Exercise description: All lines from the opening of the data to the line containing "with initial term u_0 = 8." must be returned unchanged, and only those lines.

Records shown:
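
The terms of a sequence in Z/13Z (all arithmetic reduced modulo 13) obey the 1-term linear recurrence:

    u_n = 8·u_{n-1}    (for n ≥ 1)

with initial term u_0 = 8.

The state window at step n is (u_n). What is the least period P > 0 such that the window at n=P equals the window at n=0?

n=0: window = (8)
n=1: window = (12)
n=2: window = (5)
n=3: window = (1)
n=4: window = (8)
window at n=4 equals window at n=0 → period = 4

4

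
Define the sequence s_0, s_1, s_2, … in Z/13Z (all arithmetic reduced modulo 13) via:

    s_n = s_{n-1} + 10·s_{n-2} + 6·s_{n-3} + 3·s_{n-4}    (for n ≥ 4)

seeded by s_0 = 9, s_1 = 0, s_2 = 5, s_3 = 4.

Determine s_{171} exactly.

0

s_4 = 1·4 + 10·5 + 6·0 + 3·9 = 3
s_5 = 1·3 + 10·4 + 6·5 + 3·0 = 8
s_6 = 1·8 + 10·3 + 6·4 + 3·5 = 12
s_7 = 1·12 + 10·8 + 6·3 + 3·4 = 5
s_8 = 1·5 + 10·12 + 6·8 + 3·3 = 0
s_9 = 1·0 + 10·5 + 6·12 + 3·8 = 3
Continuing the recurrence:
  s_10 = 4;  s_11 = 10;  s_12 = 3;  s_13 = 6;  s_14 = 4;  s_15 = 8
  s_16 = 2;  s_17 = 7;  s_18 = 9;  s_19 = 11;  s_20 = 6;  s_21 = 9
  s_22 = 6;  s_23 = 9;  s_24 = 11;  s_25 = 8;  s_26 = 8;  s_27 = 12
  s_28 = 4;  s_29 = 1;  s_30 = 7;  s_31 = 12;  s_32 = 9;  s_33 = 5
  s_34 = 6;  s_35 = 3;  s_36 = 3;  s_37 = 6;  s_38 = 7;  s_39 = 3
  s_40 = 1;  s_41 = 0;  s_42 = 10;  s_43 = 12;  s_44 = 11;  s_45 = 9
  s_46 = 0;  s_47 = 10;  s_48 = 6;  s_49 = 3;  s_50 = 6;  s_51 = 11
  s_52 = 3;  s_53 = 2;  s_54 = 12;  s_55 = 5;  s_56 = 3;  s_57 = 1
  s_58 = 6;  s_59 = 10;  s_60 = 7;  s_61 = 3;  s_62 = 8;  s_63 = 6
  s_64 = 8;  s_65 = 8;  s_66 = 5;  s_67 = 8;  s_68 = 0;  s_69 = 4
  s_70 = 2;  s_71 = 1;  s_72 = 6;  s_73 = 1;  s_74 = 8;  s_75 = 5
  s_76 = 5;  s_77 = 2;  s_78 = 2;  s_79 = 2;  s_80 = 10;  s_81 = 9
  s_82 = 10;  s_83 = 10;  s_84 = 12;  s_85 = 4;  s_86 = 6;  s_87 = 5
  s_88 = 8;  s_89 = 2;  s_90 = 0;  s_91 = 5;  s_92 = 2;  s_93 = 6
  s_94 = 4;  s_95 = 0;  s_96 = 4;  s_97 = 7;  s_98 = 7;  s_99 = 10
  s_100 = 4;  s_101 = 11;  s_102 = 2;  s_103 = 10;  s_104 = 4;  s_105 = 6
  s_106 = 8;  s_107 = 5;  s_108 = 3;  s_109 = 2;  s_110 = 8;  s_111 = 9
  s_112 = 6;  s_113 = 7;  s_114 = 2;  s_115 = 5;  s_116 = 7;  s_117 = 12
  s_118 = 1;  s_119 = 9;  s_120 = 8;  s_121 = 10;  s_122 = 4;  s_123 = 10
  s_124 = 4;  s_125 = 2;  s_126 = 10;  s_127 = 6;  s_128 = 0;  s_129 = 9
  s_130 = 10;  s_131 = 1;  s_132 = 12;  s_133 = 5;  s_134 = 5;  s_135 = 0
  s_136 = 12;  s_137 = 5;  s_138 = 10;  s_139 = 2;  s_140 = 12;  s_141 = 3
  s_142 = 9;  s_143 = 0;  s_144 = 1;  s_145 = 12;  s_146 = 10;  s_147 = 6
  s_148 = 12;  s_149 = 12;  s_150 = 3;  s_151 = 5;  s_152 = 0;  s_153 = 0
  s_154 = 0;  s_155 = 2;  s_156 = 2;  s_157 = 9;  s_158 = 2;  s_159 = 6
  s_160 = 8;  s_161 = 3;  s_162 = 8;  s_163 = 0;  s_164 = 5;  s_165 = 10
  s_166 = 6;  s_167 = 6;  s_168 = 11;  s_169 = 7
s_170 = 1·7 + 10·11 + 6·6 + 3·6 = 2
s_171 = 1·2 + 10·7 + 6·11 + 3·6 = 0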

Solution to this exercise:
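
The terms of a sequence in Z/13Z (all arithmetic reduced modulo 13) obey the 1-term linear recurrence:

    u_n = 8·u_{n-1}    (for n ≥ 1)

with initial term u_0 = 8.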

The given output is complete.